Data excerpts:
_ _ _ _ _ _ _

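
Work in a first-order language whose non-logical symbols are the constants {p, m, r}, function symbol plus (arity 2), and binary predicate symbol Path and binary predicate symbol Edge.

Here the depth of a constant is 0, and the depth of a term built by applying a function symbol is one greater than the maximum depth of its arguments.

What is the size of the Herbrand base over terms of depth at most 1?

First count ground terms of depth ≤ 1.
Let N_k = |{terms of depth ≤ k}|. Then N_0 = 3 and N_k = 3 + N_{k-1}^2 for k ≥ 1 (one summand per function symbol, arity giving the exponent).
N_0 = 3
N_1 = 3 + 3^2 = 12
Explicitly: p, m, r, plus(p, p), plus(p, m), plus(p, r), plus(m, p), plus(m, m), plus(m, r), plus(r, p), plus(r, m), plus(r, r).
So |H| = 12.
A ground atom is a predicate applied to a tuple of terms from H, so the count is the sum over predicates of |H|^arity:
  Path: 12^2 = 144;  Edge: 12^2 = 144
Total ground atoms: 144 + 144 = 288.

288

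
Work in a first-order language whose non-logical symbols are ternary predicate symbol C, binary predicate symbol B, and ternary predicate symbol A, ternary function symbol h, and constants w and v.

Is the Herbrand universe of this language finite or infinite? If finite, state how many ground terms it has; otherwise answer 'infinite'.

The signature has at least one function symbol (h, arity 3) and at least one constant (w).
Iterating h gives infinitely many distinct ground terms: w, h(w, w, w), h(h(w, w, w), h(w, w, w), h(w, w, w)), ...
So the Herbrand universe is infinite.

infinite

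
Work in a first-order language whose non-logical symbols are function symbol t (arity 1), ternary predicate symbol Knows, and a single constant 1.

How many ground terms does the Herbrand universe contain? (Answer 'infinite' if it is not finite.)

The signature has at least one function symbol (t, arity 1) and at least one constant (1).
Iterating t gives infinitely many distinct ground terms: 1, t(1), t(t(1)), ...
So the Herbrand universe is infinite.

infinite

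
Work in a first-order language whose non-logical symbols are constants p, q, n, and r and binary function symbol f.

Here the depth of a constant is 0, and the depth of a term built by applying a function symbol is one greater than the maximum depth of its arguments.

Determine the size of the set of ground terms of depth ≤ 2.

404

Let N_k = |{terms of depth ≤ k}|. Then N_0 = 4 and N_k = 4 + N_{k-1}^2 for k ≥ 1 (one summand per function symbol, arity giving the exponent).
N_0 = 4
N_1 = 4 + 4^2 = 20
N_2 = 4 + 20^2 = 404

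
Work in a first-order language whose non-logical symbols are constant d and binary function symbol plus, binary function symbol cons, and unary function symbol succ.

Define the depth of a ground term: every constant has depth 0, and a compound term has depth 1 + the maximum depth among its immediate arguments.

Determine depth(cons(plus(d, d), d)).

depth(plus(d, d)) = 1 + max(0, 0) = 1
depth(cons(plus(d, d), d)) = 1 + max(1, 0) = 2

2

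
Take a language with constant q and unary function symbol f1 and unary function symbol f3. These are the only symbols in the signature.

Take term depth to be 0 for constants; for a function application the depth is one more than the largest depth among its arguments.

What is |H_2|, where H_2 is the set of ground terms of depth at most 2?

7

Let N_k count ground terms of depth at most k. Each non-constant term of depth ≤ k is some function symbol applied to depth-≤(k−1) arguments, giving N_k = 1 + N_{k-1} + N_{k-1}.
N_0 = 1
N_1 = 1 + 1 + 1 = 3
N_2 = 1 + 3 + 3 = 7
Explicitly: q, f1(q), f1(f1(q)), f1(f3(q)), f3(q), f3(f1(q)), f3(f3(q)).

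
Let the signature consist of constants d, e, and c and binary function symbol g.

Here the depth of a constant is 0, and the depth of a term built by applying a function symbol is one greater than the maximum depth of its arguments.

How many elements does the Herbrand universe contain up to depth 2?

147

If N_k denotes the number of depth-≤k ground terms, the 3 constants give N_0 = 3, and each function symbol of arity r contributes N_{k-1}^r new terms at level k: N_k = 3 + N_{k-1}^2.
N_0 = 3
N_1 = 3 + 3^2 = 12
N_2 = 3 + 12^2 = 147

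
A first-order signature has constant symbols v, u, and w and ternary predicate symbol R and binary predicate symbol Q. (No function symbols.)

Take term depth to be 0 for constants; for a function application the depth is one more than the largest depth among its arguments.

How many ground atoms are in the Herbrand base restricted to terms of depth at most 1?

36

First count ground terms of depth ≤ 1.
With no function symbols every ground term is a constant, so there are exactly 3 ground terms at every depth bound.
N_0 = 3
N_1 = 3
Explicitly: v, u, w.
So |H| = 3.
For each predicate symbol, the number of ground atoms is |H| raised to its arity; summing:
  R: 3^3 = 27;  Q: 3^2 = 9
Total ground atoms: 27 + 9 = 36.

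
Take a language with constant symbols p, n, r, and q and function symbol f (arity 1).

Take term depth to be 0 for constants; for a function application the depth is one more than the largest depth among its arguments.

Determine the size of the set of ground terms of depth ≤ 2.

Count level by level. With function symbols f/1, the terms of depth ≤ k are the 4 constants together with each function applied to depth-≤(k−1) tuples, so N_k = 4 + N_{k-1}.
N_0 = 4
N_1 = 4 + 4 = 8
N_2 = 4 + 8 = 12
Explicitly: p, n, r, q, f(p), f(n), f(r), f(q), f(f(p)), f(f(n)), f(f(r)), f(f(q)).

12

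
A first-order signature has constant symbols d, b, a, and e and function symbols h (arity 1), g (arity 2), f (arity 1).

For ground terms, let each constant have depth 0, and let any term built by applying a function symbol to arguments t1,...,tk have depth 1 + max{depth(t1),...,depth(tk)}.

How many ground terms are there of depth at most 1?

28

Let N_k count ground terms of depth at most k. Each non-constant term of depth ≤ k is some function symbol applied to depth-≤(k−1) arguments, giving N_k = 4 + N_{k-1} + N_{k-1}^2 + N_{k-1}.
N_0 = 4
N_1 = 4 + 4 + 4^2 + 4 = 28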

_ _ _ _ _ _ _

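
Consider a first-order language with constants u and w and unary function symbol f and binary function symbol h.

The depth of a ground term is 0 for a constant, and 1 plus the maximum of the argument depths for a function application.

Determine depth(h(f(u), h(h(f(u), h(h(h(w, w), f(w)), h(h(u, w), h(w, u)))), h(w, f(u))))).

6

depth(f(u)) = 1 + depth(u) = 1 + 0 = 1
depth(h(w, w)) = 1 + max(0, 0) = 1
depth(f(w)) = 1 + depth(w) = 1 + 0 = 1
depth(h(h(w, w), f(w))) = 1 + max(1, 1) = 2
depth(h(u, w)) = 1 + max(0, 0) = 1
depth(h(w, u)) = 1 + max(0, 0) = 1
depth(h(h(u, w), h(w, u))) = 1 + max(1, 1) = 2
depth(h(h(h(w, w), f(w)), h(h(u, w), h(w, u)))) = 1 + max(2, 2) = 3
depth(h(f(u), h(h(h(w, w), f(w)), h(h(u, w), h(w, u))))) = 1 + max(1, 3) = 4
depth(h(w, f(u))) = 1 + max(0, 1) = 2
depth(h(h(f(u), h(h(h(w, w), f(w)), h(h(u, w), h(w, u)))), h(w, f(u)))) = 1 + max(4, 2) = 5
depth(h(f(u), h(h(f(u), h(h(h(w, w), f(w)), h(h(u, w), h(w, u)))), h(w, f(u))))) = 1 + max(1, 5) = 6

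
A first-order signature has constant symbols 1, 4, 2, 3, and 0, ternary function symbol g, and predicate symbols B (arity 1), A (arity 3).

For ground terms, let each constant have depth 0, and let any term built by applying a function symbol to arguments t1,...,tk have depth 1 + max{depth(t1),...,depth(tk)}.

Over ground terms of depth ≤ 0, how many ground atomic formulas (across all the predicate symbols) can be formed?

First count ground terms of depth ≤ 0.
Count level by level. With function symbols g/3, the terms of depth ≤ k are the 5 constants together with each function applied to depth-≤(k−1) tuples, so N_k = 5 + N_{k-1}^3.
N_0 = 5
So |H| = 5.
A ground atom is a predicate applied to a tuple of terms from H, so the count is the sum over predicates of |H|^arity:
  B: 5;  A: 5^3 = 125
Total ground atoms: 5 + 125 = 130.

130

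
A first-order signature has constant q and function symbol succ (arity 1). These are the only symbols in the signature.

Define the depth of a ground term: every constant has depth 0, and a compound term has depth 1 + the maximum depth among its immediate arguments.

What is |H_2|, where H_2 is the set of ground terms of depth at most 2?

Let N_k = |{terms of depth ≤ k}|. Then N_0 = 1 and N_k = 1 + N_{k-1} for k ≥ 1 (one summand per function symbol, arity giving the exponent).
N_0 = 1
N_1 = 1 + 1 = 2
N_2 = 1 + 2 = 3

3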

_ _ _ _ _ _ _

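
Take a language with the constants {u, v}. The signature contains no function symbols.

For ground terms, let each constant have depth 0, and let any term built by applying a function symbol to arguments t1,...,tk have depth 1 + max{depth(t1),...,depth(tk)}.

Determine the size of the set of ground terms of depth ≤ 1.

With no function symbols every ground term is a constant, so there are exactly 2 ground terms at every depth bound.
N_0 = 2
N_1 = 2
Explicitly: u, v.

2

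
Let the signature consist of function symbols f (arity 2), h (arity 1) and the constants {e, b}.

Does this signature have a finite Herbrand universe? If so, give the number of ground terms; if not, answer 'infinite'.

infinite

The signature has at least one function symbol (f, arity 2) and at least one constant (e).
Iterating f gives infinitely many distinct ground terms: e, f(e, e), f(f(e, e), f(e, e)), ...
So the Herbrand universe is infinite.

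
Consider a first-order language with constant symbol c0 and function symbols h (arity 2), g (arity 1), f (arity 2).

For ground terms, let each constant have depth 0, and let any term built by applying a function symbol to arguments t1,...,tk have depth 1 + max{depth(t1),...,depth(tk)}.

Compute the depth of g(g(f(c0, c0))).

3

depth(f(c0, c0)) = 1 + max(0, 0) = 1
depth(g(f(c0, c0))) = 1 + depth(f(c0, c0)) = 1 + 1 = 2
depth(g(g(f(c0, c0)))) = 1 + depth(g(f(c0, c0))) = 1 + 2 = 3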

_ _ _ _ _ _ _

PROBLEM:
Looking at the data above, return every line from the one with "Is the Herbrand" down to the one with "Take a language with constant q", exactly and inclusively.

RESPONSE TO THE EXERCISE:
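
Is the Herbrand universe of this language finite or infinite? If finite, state how many ground terms it has; otherwise answer 'infinite'.

The signature has at least one function symbol (h, arity 3) and at least one constant (w).
Iterating h gives infinitely many distinct ground terms: w, h(w, w, w), h(h(w, w, w), h(w, w, w), h(w, w, w)), ...
So the Herbrand universe is infinite.

infinite

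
Work in a first-order language whose non-logical symbols are function symbol t (arity 1), ternary predicate symbol Knows, and a single constant 1.

How many ground terms does the Herbrand universe contain? (Answer 'infinite' if it is not finite.)

The signature has at least one function symbol (t, arity 1) and at least one constant (1).
Iterating t gives infinitely many distinct ground terms: 1, t(1), t(t(1)), ...
So the Herbrand universe is infinite.

infinite

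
Work in a first-order language whose non-logical symbols are constants p, q, n, and r and binary function symbol f.

Here the depth of a constant is 0, and the depth of a term built by applying a function symbol is one greater than the maximum depth of its arguments.

Determine the size of the set of ground terms of depth ≤ 2.

404

Let N_k = |{terms of depth ≤ k}|. Then N_0 = 4 and N_k = 4 + N_{k-1}^2 for k ≥ 1 (one summand per function symbol, arity giving the exponent).
N_0 = 4
N_1 = 4 + 4^2 = 20
N_2 = 4 + 20^2 = 404

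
Work in a first-order language whose non-logical symbols are constant d and binary function symbol plus, binary function symbol cons, and unary function symbol succ.

Define the depth of a ground term: every constant has depth 0, and a compound term has depth 1 + the maximum depth among its immediate arguments.

Determine depth(cons(plus(d, d), d)).

depth(plus(d, d)) = 1 + max(0, 0) = 1
depth(cons(plus(d, d), d)) = 1 + max(1, 0) = 2

2

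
Take a language with constant q and unary function symbol f1 and unary function symbol f3. These are the only symbols in the signature.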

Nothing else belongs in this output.